*** SUPPLIED INFORMATION ***

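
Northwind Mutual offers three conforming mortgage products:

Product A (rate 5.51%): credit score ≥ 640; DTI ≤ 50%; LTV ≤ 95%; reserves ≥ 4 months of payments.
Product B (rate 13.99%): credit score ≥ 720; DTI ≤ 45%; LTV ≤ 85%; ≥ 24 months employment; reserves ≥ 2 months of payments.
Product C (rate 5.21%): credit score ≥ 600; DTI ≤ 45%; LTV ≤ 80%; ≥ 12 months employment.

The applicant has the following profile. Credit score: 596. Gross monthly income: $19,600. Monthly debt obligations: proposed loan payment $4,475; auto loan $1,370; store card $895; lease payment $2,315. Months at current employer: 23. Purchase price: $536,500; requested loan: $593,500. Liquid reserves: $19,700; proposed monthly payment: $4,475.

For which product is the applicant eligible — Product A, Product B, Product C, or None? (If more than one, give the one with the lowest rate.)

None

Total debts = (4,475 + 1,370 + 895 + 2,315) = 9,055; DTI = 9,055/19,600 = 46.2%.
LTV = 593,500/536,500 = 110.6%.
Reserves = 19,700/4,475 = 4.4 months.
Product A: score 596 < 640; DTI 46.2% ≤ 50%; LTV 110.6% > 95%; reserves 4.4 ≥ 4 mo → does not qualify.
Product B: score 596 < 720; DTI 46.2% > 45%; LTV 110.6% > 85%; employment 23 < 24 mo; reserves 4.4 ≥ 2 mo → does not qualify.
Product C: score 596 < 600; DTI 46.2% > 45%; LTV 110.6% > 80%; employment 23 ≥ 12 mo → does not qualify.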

*** End of SUPPLIED INFORMATION ***
*** SUPPLIED INFORMATION ***

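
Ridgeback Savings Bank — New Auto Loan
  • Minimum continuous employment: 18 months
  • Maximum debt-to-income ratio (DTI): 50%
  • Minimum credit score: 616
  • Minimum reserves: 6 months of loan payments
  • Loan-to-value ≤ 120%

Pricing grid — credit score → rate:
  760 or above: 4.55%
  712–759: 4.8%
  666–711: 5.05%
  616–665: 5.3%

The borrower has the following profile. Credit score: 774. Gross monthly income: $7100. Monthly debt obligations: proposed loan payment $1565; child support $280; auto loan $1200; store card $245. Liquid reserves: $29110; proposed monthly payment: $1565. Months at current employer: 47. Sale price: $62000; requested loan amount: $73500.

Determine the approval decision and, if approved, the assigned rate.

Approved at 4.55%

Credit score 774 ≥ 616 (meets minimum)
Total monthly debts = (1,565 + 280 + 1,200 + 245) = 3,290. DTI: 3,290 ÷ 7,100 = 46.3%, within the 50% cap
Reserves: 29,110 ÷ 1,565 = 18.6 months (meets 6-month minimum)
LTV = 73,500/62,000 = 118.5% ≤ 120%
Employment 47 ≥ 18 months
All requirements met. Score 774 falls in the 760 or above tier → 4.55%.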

*** End of SUPPLIED INFORMATION ***

TASK DESCRIPTION: Count lines, not occurrences. State how many lines of the entries contain the word "obligations", and add nothing.

RESULT OF THIS TASK: 2